BEGIN Information given

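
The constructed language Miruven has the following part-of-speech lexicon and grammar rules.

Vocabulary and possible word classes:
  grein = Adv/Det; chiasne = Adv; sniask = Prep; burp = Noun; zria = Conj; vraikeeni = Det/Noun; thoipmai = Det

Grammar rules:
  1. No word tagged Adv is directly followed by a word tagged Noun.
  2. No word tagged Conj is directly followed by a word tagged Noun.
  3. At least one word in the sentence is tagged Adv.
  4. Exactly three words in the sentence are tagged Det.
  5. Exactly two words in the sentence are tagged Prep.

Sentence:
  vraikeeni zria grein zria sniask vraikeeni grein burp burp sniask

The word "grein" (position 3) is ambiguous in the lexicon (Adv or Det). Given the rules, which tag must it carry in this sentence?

Adv

Candidates per position — 1:vraikeeni {Det,Noun}; 2:zria {Conj}; 3:grein {Adv,Det}; 4:zria {Conj}; 5:sniask {Prep}; 6:vraikeeni {Det,Noun}; 7:grein {Adv,Det}; 8:burp {Noun}; 9:burp {Noun}; 10:sniask {Prep}.
Position 7: tagging it Adv would leave rule 1 unsatisfiable, so it must be Det.
Position 3: tagging it Det would leave rule 3 unsatisfiable, so it must be Adv.
Position 6: tagging it Noun would leave rule 4 unsatisfiable, so it must be Det.
Position 1: tagging it Noun would leave rule 4 unsatisfiable, so it must be Det.
So the tagging must be: Det Conj Adv Conj Prep Det Det Noun Noun Prep.
Checking: rule 1 holds; rule 2 holds; rule 3 holds; rule 4 holds; rule 5 holds.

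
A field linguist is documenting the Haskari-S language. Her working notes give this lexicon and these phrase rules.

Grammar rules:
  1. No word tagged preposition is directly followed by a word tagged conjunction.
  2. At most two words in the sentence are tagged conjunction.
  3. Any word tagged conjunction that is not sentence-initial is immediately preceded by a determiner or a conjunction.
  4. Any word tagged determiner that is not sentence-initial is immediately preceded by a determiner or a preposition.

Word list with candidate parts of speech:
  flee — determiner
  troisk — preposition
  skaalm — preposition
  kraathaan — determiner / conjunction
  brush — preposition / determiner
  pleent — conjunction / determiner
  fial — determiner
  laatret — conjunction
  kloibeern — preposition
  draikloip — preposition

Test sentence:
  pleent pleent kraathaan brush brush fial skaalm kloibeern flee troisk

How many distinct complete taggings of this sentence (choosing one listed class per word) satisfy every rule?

Candidates per position — 1:pleent {conjunction,determiner}; 2:pleent {conjunction,determiner}; 3:kraathaan {determiner,conjunction}; 4:brush {preposition,determiner}; 5:brush {preposition,determiner}; 6:fial {determiner}; 7:skaalm {preposition}; 8:kloibeern {preposition}; 9:flee {determiner}; 10:troisk {preposition}.
There are 32 candidate sequences in total.
Checking each against the rules leaves 8 sequences.
Count = 8.

8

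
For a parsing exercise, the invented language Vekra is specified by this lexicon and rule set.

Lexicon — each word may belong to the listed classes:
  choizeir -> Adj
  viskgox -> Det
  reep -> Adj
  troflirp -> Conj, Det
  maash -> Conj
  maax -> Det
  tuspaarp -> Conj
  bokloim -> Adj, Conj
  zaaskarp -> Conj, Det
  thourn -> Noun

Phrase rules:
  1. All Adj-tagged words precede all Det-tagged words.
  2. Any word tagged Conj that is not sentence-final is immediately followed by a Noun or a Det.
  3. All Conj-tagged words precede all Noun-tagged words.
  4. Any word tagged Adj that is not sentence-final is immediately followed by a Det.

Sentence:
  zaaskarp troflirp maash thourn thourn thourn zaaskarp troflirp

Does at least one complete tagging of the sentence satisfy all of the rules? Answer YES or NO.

Candidates per position — 1:zaaskarp {Conj,Det}; 2:troflirp {Conj,Det}; 3:maash {Conj}; 4:thourn {Noun}; 5:thourn {Noun}; 6:thourn {Noun}; 7:zaaskarp {Conj,Det}; 8:troflirp {Conj,Det}.
One satisfying assignment: Det Det Conj Noun Noun Noun Det Det.
Check: rule 1 ok; rule 2 ok; rule 3 ok; rule 4 ok.

YES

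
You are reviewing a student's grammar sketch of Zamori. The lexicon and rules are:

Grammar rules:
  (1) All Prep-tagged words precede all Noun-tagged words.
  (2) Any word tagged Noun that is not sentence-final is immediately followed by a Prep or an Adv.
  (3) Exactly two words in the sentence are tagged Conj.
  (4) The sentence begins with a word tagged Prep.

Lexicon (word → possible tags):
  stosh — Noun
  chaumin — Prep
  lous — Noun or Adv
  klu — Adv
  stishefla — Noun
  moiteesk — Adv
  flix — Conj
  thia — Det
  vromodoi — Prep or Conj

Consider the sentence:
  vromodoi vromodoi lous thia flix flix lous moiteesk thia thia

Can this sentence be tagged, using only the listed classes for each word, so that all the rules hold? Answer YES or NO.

YES

Candidates per position — 1:vromodoi {Prep,Conj}; 2:vromodoi {Prep,Conj}; 3:lous {Noun,Adv}; 4:thia {Det}; 5:flix {Conj}; 6:flix {Conj}; 7:lous {Noun,Adv}; 8:moiteesk {Adv}; 9:thia {Det}; 10:thia {Det}.
One satisfying assignment: Prep Prep Adv Det Conj Conj Adv Adv Det Det.
Check: rule 1 ✓; rule 2 ✓; rule 3 ✓; rule 4 ✓.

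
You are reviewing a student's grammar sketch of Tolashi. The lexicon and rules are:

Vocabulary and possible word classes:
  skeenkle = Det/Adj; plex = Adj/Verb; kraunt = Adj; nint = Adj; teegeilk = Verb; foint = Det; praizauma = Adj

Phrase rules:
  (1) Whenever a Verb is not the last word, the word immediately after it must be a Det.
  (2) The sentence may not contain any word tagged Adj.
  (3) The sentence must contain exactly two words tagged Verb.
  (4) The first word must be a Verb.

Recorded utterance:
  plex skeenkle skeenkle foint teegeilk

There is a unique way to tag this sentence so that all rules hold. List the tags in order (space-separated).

Candidates per position — 1:plex {Adj,Verb}; 2:skeenkle {Det,Adj}; 3:skeenkle {Det,Adj}; 4:foint {Det}; 5:teegeilk {Verb}.
Position 1: Adj is ruled out by rule 2; that leaves Verb.
Position 2: Adj is ruled out by rule 1; that leaves Det.
Position 3: Adj is ruled out by rule 2; that leaves Det.
So the tagging must be: Verb Det Det Det Verb.
Verifying each rule — rule 1 holds; rule 2 holds; rule 3 holds; rule 4 holds.

Verb Det Det Det Verb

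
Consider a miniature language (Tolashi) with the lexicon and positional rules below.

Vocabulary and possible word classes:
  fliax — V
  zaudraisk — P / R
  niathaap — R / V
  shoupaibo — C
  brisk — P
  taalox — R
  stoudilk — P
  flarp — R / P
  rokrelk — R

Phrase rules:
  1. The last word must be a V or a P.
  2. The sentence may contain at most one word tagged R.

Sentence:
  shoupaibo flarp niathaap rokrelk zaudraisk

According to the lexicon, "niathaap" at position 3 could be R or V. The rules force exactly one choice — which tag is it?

Candidates per position — 1:shoupaibo {C}; 2:flarp {R,P}; 3:niathaap {R,V}; 4:rokrelk {R}; 5:zaudraisk {P,R}.
Word 2 cannot be R — rule 2 would then fail for every completion. It is P.
Word 3 cannot be R — rule 2 would then fail for every completion. It is V.
Word 5 cannot be R — rule 1 would then fail for every completion. It is P.
The unique satisfying tagging is: C P V R P.
Check: rule 1 ok; rule 2 ok.

V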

END Information given

Work request:
Could you retype every record above exactly as it appears?

Exercise result:
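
The constructed language Miruven has the following part-of-speech lexicon and grammar rules.

Vocabulary and possible word classes:
  grein = Adv/Det; chiasne = Adv; sniask = Prep; burp = Noun; zria = Conj; vraikeeni = Det/Noun; thoipmai = Det

Grammar rules:
  1. No word tagged Adv is directly followed by a word tagged Noun.
  2. No word tagged Conj is directly followed by a word tagged Noun.
  3. At least one word in the sentence is tagged Adv.
  4. Exactly three words in the sentence are tagged Det.
  5. Exactly two words in the sentence are tagged Prep.

Sentence:
  vraikeeni zria grein zria sniask vraikeeni grein burp burp sniask

The word "grein" (position 3) is ambiguous in the lexicon (Adv or Det). Given the rules, which tag must it carry in this sentence?

Adv

Candidates per position — 1:vraikeeni {Det,Noun}; 2:zria {Conj}; 3:grein {Adv,Det}; 4:zria {Conj}; 5:sniask {Prep}; 6:vraikeeni {Det,Noun}; 7:grein {Adv,Det}; 8:burp {Noun}; 9:burp {Noun}; 10:sniask {Prep}.
Position 7: tagging it Adv would leave rule 1 unsatisfiable, so it must be Det.
Position 3: tagging it Det would leave rule 3 unsatisfiable, so it must be Adv.
Position 6: tagging it Noun would leave rule 4 unsatisfiable, so it must be Det.
Position 1: tagging it Noun would leave rule 4 unsatisfiable, so it must be Det.
So the tagging must be: Det Conj Adv Conj Prep Det Det Noun Noun Prep.
Checking: rule 1 holds; rule 2 holds; rule 3 holds; rule 4 holds; rule 5 holds.

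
A field linguist is documenting the Haskari-S language. Her working notes give this lexicon and these phrase rules.

Grammar rules:
  1. No word tagged preposition is directly followed by a word tagged conjunction.
  2. At most two words in the sentence are tagged conjunction.
  3. Any word tagged conjunction that is not sentence-initial is immediately preceded by a determiner or a conjunction.
  4. Any word tagged determiner that is not sentence-initial is immediately preceded by a determiner or a preposition.

Word list with candidate parts of speech:
  flee — determiner
  troisk — preposition
  skaalm — preposition
  kraathaan — determiner / conjunction
  brush — preposition / determiner
  pleent — conjunction / determiner
  fial — determiner
  laatret — conjunction
  kloibeern — preposition
  draikloip — preposition

Test sentence:
  pleent pleent kraathaan brush brush fial skaalm kloibeern flee troisk

How many distinct complete taggings of this sentence (choosing one listed class per word) satisfy every rule?

Candidates per position — 1:pleent {conjunction,determiner}; 2:pleent {conjunction,determiner}; 3:kraathaan {determiner,conjunction}; 4:brush {preposition,determiner}; 5:brush {preposition,determiner}; 6:fial {determiner}; 7:skaalm {preposition}; 8:kloibeern {preposition}; 9:flee {determiner}; 10:troisk {preposition}.
There are 32 candidate sequences in total.
Checking each against the rules leaves 8 sequences.
Count = 8.

8

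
For a parsing exercise, the invented language Vekra is specified by this lexicon and rule set.

Lexicon — each word may belong to the listed classes:
  choizeir -> Adj
  viskgox -> Det
  reep -> Adj
  troflirp -> Conj, Det
  maash -> Conj
  maax -> Det
  tuspaarp -> Conj
  bokloim -> Adj, Conj
  zaaskarp -> Conj, Det
  thourn -> Noun

Phrase rules:
  1. All Adj-tagged words precede all Det-tagged words.
  2. Any word tagged Conj that is not sentence-final is immediately followed by a Noun or a Det.
  3. All Conj-tagged words precede all Noun-tagged words.
  4. Any word tagged Adj that is not sentence-final is immediately followed by a Det.

Sentence:
  zaaskarp troflirp maash thourn thourn thourn zaaskarp troflirp

Does at least one complete tagging of the sentence satisfy all of the rules? Answer YES or NO.

Candidates per position — 1:zaaskarp {Conj,Det}; 2:troflirp {Conj,Det}; 3:maash {Conj}; 4:thourn {Noun}; 5:thourn {Noun}; 6:thourn {Noun}; 7:zaaskarp {Conj,Det}; 8:troflirp {Conj,Det}.
One satisfying assignment: Det Det Conj Noun Noun Noun Det Det.
Check: rule 1 ok; rule 2 ok; rule 3 ok; rule 4 ok.

YES

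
You are reviewing a student's grammar sketch of Zamori. The lexicon and rules are:

Grammar rules:
  (1) All Prep-tagged words precede all Noun-tagged words.
  (2) Any word tagged Noun that is not sentence-final is immediately followed by a Prep or an Adv.
  (3) Exactly two words in the sentence are tagged Conj.
  (4) The sentence begins with a word tagged Prep.

Lexicon (word → possible tags):
  stosh — Noun
  chaumin — Prep
  lous — Noun or Adv
  klu — Adv
  stishefla — Noun
  moiteesk — Adv
  flix — Conj
  thia — Det
  vromodoi — Prep or Conj

Consider the sentence:
  vromodoi vromodoi lous thia flix flix lous moiteesk thia thia

Can this sentence be tagged, using only the listed classes for each word, so that all the rules hold? Answer YES or NO.

YES

Candidates per position — 1:vromodoi {Prep,Conj}; 2:vromodoi {Prep,Conj}; 3:lous {Noun,Adv}; 4:thia {Det}; 5:flix {Conj}; 6:flix {Conj}; 7:lous {Noun,Adv}; 8:moiteesk {Adv}; 9:thia {Det}; 10:thia {Det}.
One satisfying assignment: Prep Prep Adv Det Conj Conj Adv Adv Det Det.
Check: rule 1 ✓; rule 2 ✓; rule 3 ✓; rule 4 ✓.

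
You are reviewing a student's grammar sketch of Tolashi. The lexicon and rules are:

Vocabulary and possible word classes:
  skeenkle = Det/Adj; plex = Adj/Verb; kraunt = Adj; nint = Adj; teegeilk = Verb; foint = Det; praizauma = Adj

Phrase rules:
  (1) Whenever a Verb is not the last word, the word immediately after it must be a Det.
  (2) The sentence may not contain any word tagged Adj.
  (3) The sentence must contain exactly two words tagged Verb.
  (4) The first word must be a Verb.

Recorded utterance:
  plex skeenkle skeenkle foint teegeilk

There is a unique way to tag this sentence so that all rules hold. List the tags in order (space-separated).

Candidates per position — 1:plex {Adj,Verb}; 2:skeenkle {Det,Adj}; 3:skeenkle {Det,Adj}; 4:foint {Det}; 5:teegeilk {Verb}.
Position 1: Adj is ruled out by rule 2; that leaves Verb.
Position 2: Adj is ruled out by rule 1; that leaves Det.
Position 3: Adj is ruled out by rule 2; that leaves Det.
So the tagging must be: Verb Det Det Det Verb.
Verifying each rule — rule 1 holds; rule 2 holds; rule 3 holds; rule 4 holds.

Verb Det Det Det Verb

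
Consider a miniature language (Tolashi) with the lexicon and positional rules below.

Vocabulary and possible word classes:
  fliax — V
  zaudraisk — P / R
  niathaap — R / V
  shoupaibo — C
  brisk — P
  taalox — R
  stoudilk — P
  flarp — R / P
  rokrelk — R

Phrase rules:
  1. The last word must be a V or a P.
  2. The sentence may contain at most one word tagged R.

Sentence:
  shoupaibo flarp niathaap rokrelk zaudraisk

According to the lexicon, "niathaap" at position 3 could be R or V. The rules force exactly one choice — which tag is it?

Candidates per position — 1:shoupaibo {C}; 2:flarp {R,P}; 3:niathaap {R,V}; 4:rokrelk {R}; 5:zaudraisk {P,R}.
Word 2 cannot be R — rule 2 would then fail for every completion. It is P.
Word 3 cannot be R — rule 2 would then fail for every completion. It is V.
Word 5 cannot be R — rule 1 would then fail for every completion. It is P.
The unique satisfying tagging is: C P V R P.
Check: rule 1 ok; rule 2 ok.

V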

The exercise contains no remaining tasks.